Task directions: From the entries below, report only the number of lines that contain the word "length".

⁂

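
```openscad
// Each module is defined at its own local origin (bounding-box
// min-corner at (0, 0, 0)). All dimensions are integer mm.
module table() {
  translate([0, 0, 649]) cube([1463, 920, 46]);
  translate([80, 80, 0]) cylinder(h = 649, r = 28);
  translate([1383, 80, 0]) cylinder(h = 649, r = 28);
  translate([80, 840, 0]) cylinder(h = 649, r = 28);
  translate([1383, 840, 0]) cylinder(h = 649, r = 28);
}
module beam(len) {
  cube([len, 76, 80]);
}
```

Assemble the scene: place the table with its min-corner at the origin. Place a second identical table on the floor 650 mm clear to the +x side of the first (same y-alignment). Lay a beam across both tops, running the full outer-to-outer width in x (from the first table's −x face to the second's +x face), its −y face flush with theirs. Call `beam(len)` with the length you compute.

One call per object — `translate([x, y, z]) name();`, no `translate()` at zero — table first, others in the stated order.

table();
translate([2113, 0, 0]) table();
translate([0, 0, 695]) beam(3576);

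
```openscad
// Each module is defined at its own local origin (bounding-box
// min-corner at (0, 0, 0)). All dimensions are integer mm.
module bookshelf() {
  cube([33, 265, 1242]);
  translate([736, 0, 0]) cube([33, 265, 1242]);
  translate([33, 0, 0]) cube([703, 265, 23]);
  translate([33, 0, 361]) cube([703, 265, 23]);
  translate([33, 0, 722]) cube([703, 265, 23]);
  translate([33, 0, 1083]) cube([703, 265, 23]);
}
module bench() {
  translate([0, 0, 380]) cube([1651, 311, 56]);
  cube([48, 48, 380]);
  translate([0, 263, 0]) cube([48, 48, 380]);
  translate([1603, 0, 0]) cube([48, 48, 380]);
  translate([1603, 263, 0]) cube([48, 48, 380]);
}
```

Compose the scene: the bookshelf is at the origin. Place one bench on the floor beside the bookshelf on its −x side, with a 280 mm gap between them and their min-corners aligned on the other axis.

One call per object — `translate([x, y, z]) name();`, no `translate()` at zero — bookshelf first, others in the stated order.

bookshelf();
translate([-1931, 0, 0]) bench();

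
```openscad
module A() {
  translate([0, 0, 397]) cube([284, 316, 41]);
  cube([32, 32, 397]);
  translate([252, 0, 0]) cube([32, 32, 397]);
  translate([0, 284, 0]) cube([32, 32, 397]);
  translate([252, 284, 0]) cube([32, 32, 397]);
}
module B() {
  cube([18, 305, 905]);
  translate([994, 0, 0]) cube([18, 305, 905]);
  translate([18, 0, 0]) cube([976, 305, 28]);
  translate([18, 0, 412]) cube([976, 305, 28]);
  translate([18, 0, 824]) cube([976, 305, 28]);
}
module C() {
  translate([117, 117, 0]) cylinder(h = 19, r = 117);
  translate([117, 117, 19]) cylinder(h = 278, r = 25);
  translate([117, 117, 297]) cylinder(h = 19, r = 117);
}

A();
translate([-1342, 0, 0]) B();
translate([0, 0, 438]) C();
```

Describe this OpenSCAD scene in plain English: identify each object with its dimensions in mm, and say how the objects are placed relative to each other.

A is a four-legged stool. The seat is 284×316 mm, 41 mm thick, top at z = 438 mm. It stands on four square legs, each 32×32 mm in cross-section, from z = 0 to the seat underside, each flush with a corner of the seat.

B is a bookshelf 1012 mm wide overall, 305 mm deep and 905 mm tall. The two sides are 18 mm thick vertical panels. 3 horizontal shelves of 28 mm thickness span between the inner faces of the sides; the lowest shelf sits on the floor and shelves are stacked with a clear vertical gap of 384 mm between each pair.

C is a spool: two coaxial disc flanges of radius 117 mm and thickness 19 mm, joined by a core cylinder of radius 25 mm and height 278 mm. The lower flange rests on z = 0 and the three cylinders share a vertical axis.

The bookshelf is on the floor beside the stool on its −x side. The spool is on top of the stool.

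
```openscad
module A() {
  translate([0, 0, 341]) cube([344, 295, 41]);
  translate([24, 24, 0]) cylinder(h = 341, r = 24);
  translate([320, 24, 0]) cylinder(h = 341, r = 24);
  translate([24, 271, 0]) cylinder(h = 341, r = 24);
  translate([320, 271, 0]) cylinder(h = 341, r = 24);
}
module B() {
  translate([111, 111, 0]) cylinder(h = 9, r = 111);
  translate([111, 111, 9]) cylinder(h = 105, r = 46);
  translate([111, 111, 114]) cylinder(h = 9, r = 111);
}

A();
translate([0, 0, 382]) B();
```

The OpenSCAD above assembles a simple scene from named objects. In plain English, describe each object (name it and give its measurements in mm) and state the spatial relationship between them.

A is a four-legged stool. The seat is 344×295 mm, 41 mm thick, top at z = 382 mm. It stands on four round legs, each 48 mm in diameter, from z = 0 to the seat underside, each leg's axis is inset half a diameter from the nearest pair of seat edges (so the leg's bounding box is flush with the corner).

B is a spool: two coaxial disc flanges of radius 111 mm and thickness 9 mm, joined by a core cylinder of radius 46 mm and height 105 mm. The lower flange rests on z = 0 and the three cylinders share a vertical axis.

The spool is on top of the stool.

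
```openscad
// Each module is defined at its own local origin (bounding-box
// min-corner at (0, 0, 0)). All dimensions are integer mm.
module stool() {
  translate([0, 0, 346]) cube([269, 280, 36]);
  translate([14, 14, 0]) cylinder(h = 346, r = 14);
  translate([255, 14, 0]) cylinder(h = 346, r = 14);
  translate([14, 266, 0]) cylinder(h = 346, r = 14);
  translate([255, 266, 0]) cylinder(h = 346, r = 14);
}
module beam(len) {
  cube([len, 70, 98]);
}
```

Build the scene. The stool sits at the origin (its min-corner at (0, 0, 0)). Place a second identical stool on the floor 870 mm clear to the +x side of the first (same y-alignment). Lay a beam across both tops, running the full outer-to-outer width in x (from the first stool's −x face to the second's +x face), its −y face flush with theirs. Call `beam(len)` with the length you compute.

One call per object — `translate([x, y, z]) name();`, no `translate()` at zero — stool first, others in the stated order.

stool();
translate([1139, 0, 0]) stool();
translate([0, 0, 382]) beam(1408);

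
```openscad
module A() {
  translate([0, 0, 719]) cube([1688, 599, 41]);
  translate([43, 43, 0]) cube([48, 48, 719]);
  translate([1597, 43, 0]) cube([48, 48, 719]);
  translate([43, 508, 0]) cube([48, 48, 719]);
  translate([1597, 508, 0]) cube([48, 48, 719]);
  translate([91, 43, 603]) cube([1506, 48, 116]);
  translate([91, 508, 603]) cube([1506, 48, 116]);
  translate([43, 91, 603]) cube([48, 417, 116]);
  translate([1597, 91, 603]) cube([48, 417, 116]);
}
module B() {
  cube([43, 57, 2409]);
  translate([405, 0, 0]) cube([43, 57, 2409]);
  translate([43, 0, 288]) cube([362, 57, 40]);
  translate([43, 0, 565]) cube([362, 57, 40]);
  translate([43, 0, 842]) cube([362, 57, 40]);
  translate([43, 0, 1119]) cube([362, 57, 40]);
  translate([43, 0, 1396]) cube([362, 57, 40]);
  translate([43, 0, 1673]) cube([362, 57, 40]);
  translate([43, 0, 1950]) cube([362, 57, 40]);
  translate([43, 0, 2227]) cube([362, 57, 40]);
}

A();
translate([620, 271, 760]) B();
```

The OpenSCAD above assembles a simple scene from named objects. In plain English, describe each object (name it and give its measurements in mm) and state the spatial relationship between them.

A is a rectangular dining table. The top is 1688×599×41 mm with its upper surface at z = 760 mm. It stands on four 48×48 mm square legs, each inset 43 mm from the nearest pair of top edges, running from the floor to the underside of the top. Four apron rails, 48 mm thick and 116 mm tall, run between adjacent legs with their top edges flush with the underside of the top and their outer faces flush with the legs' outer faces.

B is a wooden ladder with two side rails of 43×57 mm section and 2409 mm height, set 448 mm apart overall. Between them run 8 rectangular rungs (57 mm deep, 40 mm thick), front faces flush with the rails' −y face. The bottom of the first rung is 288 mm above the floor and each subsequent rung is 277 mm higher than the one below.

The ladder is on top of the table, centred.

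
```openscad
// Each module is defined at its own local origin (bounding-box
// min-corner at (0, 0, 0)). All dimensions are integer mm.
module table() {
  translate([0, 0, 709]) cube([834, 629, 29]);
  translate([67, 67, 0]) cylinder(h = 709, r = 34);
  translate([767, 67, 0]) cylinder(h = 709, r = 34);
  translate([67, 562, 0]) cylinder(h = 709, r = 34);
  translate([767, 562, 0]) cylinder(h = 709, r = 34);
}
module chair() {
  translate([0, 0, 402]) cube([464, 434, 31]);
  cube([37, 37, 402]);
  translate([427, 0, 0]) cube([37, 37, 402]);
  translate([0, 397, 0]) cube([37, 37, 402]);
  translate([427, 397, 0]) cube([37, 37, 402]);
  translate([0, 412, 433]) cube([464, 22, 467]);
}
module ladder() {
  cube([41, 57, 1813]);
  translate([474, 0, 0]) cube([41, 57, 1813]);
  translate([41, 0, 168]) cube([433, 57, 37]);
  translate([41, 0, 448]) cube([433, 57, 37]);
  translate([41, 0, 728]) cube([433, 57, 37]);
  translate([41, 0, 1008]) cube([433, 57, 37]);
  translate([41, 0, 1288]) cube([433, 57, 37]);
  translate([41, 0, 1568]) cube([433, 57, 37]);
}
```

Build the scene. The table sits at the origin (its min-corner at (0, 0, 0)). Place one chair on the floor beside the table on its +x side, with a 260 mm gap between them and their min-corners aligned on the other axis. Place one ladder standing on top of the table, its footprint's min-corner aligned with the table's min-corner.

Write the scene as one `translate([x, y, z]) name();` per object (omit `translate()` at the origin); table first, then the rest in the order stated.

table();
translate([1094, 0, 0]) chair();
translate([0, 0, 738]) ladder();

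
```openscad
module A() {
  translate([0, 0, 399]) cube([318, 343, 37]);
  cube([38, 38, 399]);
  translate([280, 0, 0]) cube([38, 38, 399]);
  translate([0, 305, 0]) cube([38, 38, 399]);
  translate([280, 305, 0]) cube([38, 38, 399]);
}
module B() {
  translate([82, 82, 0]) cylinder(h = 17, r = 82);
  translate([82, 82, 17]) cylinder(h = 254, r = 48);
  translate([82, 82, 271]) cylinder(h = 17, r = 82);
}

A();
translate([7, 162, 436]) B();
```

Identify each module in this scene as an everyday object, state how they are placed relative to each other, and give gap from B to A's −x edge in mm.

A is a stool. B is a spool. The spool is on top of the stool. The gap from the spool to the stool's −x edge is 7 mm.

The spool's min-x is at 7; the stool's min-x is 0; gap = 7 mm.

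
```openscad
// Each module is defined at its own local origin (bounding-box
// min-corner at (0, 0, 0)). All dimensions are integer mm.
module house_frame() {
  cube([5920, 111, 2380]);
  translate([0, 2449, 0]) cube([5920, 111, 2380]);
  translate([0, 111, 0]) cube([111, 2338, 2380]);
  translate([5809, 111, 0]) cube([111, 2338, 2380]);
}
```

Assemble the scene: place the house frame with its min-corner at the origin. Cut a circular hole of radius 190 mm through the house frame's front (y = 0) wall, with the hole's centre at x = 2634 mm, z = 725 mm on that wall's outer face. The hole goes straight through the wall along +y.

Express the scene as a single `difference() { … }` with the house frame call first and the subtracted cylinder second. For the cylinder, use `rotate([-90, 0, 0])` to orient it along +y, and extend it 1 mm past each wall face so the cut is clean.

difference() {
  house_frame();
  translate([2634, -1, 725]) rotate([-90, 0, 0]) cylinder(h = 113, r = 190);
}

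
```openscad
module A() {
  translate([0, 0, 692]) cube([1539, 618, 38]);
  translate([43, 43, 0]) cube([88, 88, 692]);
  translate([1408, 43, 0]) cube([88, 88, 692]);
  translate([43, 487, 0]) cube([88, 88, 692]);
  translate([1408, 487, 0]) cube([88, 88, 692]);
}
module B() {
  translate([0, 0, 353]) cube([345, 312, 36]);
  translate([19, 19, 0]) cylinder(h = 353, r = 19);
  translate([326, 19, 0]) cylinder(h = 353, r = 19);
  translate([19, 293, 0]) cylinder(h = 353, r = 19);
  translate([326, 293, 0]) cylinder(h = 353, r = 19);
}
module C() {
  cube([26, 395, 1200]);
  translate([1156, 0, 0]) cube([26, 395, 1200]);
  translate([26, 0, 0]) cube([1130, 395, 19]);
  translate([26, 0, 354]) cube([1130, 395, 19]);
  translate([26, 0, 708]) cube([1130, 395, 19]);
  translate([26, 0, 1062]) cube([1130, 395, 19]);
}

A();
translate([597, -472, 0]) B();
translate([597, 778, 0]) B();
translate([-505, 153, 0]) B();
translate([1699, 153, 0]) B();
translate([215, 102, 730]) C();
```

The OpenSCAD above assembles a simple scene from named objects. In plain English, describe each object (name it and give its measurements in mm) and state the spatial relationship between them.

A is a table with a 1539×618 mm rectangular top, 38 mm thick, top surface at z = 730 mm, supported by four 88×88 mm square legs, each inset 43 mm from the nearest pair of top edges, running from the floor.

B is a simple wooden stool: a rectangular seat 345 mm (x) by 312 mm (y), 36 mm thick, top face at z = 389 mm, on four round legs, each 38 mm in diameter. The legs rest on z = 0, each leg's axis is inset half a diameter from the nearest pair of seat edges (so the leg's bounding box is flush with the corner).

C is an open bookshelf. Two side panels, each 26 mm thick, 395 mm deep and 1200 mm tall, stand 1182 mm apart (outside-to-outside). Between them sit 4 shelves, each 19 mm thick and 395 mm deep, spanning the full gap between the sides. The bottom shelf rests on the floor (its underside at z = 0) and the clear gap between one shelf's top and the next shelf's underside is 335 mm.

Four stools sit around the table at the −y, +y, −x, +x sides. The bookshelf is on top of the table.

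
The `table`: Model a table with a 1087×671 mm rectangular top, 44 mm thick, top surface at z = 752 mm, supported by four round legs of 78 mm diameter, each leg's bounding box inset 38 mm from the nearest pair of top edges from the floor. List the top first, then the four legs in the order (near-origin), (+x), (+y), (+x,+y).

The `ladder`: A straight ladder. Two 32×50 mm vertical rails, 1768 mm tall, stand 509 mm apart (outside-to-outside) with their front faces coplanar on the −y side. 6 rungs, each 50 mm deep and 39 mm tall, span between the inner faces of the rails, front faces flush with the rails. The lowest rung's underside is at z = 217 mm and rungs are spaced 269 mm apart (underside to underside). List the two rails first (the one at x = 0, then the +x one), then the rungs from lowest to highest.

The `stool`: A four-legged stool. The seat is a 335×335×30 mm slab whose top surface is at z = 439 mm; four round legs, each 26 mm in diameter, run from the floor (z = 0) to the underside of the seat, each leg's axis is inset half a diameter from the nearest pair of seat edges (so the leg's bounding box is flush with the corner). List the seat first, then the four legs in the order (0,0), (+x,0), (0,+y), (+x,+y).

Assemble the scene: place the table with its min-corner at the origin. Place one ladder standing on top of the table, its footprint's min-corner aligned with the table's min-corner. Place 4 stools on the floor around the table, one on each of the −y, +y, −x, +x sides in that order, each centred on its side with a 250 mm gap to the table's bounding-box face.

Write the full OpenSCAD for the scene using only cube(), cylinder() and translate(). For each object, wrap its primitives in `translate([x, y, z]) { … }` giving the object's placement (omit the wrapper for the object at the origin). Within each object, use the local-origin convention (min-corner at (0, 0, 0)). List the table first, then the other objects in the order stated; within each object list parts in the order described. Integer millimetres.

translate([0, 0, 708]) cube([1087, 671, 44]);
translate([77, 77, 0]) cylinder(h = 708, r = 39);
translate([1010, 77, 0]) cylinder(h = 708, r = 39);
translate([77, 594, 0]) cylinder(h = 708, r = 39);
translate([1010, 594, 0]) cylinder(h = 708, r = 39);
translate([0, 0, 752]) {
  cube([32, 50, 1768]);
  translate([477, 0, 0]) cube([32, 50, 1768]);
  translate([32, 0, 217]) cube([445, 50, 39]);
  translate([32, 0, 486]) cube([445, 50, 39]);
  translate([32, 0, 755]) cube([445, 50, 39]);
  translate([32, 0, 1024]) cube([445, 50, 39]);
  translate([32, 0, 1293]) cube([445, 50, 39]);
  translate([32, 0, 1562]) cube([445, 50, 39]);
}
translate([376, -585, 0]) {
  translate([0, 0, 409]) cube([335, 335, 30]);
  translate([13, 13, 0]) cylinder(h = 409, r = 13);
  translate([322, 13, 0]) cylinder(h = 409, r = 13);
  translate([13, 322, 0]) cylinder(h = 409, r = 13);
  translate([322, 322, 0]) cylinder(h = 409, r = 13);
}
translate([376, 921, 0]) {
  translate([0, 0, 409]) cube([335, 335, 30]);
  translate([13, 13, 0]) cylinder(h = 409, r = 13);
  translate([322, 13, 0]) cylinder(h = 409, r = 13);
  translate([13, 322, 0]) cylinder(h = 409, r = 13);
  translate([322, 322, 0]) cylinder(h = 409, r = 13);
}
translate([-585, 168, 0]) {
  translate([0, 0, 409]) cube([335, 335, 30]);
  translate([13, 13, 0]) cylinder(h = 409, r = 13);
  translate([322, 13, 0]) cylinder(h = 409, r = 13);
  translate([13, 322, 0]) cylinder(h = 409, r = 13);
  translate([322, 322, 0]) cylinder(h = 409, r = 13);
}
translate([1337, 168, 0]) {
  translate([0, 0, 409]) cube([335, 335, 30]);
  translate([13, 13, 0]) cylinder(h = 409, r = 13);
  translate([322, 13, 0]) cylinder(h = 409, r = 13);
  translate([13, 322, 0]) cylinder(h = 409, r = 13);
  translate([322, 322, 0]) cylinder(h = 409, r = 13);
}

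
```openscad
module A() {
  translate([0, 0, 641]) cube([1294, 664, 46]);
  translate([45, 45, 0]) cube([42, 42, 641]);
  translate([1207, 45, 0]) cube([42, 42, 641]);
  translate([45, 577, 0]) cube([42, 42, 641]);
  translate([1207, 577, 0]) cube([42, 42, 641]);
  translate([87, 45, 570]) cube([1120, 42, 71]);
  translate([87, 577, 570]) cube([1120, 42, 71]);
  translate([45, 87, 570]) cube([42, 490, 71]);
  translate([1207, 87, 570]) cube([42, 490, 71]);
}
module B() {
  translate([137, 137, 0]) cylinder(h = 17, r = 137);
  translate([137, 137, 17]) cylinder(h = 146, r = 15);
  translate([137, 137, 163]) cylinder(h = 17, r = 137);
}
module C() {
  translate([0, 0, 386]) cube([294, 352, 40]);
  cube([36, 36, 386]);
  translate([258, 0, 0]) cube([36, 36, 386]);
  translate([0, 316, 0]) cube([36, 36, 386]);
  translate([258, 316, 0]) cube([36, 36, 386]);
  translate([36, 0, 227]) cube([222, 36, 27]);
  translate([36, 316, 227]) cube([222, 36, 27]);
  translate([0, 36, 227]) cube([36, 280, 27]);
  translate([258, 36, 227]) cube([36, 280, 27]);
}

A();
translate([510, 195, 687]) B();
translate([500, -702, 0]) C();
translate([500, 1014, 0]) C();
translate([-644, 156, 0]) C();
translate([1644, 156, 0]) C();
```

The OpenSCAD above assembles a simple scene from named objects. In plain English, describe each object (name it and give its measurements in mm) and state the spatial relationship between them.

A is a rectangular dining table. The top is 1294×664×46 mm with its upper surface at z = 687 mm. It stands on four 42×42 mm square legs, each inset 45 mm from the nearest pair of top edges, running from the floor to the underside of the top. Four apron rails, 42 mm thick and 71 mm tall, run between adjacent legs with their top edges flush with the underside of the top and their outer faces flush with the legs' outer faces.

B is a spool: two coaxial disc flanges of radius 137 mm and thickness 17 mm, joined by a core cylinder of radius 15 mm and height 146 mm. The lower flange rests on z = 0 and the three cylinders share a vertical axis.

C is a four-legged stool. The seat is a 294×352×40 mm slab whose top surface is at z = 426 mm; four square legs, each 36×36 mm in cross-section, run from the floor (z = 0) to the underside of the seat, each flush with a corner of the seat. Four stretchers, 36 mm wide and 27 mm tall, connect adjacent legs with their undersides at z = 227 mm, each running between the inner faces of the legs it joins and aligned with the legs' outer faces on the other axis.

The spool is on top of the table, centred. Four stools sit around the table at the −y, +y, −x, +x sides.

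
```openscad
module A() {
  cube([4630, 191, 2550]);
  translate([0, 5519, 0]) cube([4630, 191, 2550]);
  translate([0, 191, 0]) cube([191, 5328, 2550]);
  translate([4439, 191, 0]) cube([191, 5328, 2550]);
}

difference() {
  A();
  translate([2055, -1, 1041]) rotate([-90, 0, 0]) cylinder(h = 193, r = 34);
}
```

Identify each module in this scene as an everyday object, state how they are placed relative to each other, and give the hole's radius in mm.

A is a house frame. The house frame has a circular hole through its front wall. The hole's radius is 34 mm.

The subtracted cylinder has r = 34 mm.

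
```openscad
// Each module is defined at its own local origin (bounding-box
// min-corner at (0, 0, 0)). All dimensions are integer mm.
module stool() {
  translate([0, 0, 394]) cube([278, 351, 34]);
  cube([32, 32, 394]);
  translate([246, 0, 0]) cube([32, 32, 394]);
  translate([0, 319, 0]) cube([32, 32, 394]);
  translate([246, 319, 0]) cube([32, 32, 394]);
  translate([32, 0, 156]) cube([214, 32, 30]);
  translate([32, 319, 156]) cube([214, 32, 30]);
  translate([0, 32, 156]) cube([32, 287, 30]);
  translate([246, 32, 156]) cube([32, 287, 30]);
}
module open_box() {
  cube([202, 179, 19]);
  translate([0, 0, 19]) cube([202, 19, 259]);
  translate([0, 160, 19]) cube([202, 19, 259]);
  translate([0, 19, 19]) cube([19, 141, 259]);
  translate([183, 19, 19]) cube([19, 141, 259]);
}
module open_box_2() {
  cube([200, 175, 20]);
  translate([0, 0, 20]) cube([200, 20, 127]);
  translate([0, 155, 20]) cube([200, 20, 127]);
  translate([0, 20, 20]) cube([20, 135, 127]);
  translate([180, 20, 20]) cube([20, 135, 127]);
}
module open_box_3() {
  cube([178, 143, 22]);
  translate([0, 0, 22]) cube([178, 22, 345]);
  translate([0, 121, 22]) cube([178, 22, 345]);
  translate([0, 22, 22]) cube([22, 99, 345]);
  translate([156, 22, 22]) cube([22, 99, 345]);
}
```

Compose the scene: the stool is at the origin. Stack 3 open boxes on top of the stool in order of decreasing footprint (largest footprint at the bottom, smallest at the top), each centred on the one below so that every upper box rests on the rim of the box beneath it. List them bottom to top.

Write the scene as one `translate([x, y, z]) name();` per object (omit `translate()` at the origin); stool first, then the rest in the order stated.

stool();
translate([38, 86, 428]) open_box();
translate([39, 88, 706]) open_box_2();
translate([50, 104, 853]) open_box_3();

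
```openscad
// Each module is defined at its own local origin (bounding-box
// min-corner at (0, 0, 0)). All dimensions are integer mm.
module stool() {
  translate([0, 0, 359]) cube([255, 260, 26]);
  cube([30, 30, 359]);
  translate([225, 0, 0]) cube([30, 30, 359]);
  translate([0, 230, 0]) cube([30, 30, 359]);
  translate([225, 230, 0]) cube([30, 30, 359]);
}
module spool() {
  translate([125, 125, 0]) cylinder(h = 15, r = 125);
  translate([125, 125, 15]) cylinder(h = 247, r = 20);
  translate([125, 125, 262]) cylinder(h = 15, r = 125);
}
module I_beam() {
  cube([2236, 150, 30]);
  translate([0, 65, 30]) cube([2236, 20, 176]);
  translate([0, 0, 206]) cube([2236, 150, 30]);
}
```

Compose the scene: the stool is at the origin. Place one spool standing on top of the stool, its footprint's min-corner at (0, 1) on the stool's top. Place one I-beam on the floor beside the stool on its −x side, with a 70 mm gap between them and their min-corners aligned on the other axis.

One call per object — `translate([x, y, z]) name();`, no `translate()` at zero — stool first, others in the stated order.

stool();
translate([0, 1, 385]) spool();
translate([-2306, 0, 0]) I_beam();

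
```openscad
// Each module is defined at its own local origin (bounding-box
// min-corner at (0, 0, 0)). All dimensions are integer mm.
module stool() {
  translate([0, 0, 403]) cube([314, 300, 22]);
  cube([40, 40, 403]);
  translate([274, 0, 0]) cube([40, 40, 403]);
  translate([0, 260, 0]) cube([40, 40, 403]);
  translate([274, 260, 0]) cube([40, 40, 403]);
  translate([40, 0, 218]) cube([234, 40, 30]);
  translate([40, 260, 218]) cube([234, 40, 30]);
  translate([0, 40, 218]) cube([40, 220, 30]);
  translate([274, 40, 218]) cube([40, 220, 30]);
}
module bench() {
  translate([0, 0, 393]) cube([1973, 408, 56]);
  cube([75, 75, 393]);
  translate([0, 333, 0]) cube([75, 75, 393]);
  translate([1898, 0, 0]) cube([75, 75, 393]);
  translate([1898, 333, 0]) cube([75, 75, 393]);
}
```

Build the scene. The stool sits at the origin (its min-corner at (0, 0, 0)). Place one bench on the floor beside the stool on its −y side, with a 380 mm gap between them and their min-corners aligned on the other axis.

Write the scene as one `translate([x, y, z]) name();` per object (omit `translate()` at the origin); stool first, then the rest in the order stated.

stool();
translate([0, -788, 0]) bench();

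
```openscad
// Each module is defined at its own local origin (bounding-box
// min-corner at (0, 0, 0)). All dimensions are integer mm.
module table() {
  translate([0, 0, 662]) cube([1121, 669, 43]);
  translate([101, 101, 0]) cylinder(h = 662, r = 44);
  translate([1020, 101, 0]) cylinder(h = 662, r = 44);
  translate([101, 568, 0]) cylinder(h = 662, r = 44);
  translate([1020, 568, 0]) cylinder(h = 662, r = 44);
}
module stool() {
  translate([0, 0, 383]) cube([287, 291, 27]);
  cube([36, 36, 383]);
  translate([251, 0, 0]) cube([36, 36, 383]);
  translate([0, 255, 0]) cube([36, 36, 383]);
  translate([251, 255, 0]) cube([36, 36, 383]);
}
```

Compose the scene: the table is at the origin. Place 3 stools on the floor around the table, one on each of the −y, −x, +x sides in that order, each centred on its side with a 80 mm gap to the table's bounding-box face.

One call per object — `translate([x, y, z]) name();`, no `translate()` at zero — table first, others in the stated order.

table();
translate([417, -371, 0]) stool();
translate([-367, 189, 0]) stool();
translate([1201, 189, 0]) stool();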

⁂

Response area: 2